■ Dataset entries:
-- Opening Marker --

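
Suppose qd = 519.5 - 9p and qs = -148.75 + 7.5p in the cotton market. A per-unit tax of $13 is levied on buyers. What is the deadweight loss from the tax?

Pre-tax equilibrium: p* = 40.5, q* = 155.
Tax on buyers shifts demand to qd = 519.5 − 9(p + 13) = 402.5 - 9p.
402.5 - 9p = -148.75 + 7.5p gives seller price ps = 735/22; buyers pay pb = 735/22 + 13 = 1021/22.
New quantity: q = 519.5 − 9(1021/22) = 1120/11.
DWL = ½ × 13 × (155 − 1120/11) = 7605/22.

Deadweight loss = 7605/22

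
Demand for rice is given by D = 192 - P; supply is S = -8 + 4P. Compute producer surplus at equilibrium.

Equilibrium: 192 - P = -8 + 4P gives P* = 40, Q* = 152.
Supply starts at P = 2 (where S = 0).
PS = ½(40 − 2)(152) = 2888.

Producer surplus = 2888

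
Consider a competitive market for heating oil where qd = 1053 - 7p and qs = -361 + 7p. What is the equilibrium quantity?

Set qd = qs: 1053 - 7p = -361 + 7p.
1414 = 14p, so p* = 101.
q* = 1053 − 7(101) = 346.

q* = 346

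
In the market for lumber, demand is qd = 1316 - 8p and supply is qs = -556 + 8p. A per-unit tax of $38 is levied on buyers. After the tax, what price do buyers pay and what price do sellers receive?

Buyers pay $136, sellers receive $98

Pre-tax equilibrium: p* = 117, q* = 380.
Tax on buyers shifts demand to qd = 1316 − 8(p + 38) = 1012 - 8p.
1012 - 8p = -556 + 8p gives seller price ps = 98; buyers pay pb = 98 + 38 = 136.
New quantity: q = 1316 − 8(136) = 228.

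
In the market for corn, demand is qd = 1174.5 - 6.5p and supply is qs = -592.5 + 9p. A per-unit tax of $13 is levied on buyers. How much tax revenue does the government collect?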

-- Closing Marker --

■ The problem:
You are asked to transcribe all of the data above exactly.

■ Expected answer:
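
Suppose qd = 519.5 - 9p and qs = -148.75 + 7.5p in the cotton market. A per-unit tax of $13 is levied on buyers. What is the deadweight loss from the tax?

Pre-tax equilibrium: p* = 40.5, q* = 155.
Tax on buyers shifts demand to qd = 519.5 − 9(p + 13) = 402.5 - 9p.
402.5 - 9p = -148.75 + 7.5p gives seller price ps = 735/22; buyers pay pb = 735/22 + 13 = 1021/22.
New quantity: q = 519.5 − 9(1021/22) = 1120/11.
DWL = ½ × 13 × (155 − 1120/11) = 7605/22.

Deadweight loss = 7605/22

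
Demand for rice is given by D = 192 - P; supply is S = -8 + 4P. Compute producer surplus at equilibrium.

Equilibrium: 192 - P = -8 + 4P gives P* = 40, Q* = 152.
Supply starts at P = 2 (where S = 0).
PS = ½(40 − 2)(152) = 2888.

Producer surplus = 2888

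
Consider a competitive market for heating oil where qd = 1053 - 7p and qs = -361 + 7p. What is the equilibrium quantity?

Set qd = qs: 1053 - 7p = -361 + 7p.
1414 = 14p, so p* = 101.
q* = 1053 − 7(101) = 346.

q* = 346

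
In the market for lumber, demand is qd = 1316 - 8p and supply is qs = -556 + 8p. A per-unit tax of $38 is levied on buyers. After the tax, what price do buyers pay and what price do sellers receive?

Buyers pay $136, sellers receive $98

Pre-tax equilibrium: p* = 117, q* = 380.
Tax on buyers shifts demand to qd = 1316 − 8(p + 38) = 1012 - 8p.
1012 - 8p = -556 + 8p gives seller price ps = 98; buyers pay pb = 98 + 38 = 136.
New quantity: q = 1316 − 8(136) = 228.

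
In the market for corn, demand is qd = 1174.5 - 6.5p and supply is qs = -592.5 + 9p. A per-unit tax of $13 is levied on buyers. How much tax revenue does the government collect?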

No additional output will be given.